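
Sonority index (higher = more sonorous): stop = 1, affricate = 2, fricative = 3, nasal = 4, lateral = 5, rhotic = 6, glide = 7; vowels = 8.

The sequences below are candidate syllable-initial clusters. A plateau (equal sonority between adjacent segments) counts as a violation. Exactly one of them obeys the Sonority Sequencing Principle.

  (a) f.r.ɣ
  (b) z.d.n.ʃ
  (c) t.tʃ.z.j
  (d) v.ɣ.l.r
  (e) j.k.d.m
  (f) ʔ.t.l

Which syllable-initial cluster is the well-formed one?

c

(a) f.r.ɣ: profile 3-6-3 — violates.
(b) z.d.n.ʃ: profile 3-1-4-3 — violates.
(c) t.tʃ.z.j: profile 1-2-3-7 — obeys.
(d) v.ɣ.l.r: profile 3-3-5-6 — violates.
(e) j.k.d.m: profile 7-1-1-4 — violates.
(f) ʔ.t.l: profile 1-1-5 — violates.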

□ □ □ □

▶ _EXERCISE_:
Please list every line of the records that contains "Sonority".

▶ _SOLUTION TO THIS EXERCISE_:
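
Sonority index (higher = more sonorous): stop = 1, affricate = 2, fricative = 3, nasal = 4, lateral = 5, rhotic = 6, glide = 7; vowels = 8.
The sequences below are candidate syllable-initial clusters. A plateau (equal sonority between adjacent segments) counts as a violation. Exactly one of them obeys the Sonority Sequencing Principle.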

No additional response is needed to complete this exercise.